• [Collected data entries]:
::::::

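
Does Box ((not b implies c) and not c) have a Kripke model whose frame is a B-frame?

1. Box ((not b implies c) and not c), w0
2. (not b implies c) and not c, w0   [Box-rule on 1 via w0Rw0]
3. not b implies c, w0   [and-rule on 2]
4. not c, w0   [and-rule on 2]
5. b, w0   [implies-rule on 3 (branches; this branch)]
Accessibility: w0Rw0

Yes, satisfiable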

::::::

• [WHAT IS EXPECTED]: Each record shown above is to be given again exactly.

• [RESPONSE TO THIS EXERCISE]:
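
Does Box ((not b implies c) and not c) have a Kripke model whose frame is a B-frame?

1. Box ((not b implies c) and not c), w0
2. (not b implies c) and not c, w0   [Box-rule on 1 via w0Rw0]
3. not b implies c, w0   [and-rule on 2]
4. not c, w0   [and-rule on 2]
5. b, w0   [implies-rule on 3 (branches; this branch)]
Accessibility: w0Rw0

Yes, satisfiable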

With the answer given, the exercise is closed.